● Instructions to follow:
A single figure is the whole answer: the number of lines in the entries that contain "slot".

● Record extracts:

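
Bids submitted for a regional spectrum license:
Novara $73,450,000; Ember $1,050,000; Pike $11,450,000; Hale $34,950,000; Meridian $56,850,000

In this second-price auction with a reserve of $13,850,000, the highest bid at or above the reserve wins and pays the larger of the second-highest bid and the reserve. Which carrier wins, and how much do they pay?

Novara pays $56,850,000

Rule: the highest bid at or above the reserve wins and pays the larger of the second-highest bid and the reserve.
Bids ranked: 73,450,000 (Novara) > 56,850,000 (Meridian) > 34,950,000 (Hale) > 11,450,000 (Pike) > 1,050,000 (Ember)
Highest eligible bid: Novara at $73,450,000.
Second-highest bid $56,850,000 exceeds the reserve $13,850,000 → payment $56,850,000.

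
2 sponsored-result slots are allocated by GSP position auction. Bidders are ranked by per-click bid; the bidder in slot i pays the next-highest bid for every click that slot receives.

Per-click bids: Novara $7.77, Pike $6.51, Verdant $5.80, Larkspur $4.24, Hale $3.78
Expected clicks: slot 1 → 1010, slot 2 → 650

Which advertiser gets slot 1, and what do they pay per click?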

● Result:
3